_Task instructions_
State the number of lines in these records holding "Selling". Say nothing more.

_Supplied entries_
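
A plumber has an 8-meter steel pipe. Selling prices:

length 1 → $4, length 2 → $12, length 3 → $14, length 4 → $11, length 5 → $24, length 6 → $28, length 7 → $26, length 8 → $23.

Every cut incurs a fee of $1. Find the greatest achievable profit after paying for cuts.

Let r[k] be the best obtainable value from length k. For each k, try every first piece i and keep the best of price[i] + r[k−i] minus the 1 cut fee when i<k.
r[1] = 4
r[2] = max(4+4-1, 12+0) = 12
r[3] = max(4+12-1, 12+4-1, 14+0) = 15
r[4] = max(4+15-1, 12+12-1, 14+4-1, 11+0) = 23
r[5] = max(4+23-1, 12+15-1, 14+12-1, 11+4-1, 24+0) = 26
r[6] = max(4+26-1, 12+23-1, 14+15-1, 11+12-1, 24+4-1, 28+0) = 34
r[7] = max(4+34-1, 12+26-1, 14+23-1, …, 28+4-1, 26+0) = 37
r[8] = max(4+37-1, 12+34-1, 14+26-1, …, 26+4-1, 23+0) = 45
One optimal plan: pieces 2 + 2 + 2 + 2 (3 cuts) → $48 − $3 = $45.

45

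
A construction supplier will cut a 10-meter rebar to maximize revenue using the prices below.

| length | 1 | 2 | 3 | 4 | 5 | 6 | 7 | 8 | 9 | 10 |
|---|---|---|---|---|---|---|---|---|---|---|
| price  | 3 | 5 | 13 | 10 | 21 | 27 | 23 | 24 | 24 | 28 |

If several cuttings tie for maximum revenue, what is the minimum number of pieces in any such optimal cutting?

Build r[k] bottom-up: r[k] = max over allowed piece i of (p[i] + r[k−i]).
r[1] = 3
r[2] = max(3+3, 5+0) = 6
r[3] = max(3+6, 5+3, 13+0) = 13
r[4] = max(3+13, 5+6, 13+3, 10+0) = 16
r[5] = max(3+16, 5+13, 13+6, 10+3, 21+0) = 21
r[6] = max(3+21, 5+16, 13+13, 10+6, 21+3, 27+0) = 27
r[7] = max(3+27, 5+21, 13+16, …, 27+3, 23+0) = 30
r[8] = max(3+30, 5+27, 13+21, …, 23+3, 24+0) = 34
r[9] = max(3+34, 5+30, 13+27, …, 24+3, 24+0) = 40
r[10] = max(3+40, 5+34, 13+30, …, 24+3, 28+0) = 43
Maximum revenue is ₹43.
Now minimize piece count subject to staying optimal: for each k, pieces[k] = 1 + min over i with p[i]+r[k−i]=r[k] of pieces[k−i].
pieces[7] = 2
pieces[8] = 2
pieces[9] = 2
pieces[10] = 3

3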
* * *
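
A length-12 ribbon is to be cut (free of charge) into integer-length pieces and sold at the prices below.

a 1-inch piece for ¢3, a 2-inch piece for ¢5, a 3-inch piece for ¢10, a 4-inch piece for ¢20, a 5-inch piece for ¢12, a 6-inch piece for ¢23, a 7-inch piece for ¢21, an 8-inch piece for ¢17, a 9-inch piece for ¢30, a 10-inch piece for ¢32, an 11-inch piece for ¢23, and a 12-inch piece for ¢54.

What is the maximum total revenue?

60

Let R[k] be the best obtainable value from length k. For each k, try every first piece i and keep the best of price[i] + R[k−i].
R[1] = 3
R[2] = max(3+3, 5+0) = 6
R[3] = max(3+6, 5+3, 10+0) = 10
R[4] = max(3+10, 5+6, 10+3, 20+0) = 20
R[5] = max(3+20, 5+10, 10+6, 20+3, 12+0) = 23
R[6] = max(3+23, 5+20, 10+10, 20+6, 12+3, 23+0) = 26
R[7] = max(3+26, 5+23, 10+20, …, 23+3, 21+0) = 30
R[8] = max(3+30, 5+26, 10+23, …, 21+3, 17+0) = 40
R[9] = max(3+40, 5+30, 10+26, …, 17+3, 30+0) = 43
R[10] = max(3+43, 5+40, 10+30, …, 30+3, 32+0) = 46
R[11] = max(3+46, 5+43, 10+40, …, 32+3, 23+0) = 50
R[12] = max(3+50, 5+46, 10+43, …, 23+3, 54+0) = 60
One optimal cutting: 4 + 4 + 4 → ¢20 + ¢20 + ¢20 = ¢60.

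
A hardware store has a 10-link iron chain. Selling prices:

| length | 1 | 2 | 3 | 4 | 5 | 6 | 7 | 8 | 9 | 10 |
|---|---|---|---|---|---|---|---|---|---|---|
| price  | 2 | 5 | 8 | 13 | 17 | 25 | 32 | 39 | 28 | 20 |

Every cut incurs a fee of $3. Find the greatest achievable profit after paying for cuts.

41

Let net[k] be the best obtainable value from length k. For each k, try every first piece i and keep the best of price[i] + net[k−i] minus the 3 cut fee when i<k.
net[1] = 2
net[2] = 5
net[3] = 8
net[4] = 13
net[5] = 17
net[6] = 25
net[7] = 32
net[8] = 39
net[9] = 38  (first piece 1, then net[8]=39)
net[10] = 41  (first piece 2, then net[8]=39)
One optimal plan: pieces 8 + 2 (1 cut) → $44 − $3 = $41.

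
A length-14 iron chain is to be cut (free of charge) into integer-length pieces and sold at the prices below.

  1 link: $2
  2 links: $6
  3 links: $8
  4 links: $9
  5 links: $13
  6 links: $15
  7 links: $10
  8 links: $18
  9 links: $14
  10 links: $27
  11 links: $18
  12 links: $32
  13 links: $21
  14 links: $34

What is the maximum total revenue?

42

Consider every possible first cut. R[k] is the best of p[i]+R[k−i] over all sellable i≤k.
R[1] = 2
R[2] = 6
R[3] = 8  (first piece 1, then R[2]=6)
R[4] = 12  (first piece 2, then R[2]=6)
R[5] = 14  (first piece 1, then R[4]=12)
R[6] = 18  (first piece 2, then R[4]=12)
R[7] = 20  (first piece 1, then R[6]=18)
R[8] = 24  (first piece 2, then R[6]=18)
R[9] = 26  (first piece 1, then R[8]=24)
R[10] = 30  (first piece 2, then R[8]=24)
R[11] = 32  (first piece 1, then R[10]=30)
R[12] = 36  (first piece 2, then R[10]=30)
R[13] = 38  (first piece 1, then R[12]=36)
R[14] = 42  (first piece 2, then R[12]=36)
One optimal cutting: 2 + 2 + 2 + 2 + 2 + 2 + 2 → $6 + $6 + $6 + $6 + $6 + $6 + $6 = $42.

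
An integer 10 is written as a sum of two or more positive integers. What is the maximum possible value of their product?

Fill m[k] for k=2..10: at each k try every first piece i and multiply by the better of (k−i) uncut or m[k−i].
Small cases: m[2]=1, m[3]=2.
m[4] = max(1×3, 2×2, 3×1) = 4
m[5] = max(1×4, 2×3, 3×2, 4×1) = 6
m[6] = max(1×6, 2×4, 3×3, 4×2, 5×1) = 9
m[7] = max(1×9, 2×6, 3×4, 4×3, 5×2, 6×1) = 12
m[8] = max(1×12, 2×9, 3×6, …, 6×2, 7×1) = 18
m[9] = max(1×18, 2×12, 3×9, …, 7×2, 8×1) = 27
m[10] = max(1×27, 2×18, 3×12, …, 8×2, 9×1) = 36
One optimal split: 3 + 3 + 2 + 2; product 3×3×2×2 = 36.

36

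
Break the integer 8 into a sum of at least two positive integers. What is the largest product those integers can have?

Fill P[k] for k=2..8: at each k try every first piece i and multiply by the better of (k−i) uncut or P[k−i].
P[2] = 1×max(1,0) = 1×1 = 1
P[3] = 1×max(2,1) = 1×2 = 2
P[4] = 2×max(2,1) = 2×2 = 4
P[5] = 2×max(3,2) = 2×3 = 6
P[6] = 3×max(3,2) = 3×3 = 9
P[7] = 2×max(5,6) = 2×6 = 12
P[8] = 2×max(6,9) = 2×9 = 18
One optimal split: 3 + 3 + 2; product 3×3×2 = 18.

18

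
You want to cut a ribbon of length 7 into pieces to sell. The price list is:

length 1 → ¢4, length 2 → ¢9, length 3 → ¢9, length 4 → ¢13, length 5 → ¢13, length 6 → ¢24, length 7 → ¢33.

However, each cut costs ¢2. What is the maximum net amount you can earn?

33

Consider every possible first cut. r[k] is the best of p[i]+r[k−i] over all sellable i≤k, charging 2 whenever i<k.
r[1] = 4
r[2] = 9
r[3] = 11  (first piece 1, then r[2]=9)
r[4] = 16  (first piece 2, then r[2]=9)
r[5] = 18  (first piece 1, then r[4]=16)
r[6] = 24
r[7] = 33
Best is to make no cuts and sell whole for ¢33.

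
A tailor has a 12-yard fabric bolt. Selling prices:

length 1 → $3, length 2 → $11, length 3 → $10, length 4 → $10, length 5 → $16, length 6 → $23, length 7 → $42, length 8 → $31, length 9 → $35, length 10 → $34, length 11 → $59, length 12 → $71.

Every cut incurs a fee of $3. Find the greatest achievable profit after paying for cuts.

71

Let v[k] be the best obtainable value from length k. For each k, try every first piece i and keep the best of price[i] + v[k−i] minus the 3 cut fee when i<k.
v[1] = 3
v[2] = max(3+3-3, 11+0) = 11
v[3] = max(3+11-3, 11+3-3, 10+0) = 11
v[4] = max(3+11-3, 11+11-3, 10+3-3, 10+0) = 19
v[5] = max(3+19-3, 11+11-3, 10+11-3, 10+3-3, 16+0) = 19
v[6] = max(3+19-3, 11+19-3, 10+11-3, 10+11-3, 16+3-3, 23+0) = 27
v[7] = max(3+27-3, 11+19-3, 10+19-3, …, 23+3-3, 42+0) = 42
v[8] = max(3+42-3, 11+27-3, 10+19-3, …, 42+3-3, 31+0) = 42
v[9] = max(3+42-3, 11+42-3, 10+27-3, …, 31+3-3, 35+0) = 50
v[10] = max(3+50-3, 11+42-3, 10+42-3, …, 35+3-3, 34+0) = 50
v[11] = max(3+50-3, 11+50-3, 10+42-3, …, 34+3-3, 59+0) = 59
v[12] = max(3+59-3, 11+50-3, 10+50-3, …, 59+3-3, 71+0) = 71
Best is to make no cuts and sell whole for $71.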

_Response_
3